◆ **TRY IT**
Using the data below, return the stretch from the line that contains "Ethanol (ν = 1.40×10^-6" through the line that contains "Gasoline (ν = 5.00×10^-7", both included, exactly as it stands and nothing beyond it.

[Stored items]
_____
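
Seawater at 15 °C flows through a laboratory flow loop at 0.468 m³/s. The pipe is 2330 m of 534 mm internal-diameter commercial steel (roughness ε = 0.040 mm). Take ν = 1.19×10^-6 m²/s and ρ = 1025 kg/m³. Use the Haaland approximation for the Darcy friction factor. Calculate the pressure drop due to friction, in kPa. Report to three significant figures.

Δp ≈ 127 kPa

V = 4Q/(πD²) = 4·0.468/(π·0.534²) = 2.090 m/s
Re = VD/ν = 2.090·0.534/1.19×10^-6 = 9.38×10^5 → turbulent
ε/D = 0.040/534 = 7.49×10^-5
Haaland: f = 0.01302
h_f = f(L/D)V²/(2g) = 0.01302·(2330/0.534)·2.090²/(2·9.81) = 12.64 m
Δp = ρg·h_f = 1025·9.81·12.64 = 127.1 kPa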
_____
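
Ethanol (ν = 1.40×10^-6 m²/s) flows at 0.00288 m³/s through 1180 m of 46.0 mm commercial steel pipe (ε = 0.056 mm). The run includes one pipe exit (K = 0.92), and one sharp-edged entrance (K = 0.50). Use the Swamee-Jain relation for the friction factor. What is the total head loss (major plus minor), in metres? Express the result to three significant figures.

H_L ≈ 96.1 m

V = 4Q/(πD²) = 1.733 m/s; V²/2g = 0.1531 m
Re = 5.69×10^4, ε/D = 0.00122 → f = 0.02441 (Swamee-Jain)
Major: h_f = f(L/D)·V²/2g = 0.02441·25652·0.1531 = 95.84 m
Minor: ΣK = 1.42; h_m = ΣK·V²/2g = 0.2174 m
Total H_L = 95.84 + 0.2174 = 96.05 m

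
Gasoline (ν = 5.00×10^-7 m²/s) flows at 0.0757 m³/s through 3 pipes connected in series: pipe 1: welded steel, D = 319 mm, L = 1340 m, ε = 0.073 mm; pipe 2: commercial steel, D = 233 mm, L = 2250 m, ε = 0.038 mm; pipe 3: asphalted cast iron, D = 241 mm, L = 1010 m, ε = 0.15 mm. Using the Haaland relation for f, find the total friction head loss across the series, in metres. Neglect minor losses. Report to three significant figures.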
_____
◆ **SOLVED EXERCISE**
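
Ethanol (ν = 1.40×10^-6 m²/s) flows at 0.00288 m³/s through 1180 m of 46.0 mm commercial steel pipe (ε = 0.056 mm). The run includes one pipe exit (K = 0.92), and one sharp-edged entrance (K = 0.50). Use the Swamee-Jain relation for the friction factor. What is the total head loss (major plus minor), in metres? Express the result to three significant figures.

H_L ≈ 96.1 m

V = 4Q/(πD²) = 1.733 m/s; V²/2g = 0.1531 m
Re = 5.69×10^4, ε/D = 0.00122 → f = 0.02441 (Swamee-Jain)
Major: h_f = f(L/D)·V²/2g = 0.02441·25652·0.1531 = 95.84 m
Minor: ΣK = 1.42; h_m = ΣK·V²/2g = 0.2174 m
Total H_L = 95.84 + 0.2174 = 96.05 m

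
Gasoline (ν = 5.00×10^-7 m²/s) flows at 0.0757 m³/s through 3 pipes connected in series: pipe 1: welded steel, D = 319 mm, L = 1340 m, ε = 0.073 mm; pipe 2: commercial steel, D = 233 mm, L = 2250 m, ε = 0.038 mm; pipe 3: asphalted cast iron, D = 241 mm, L = 1010 m, ε = 0.15 mm. Using the Haaland relation for f, find the total friction head loss across the series, in metres. Neglect minor losses. Report to three significant figures.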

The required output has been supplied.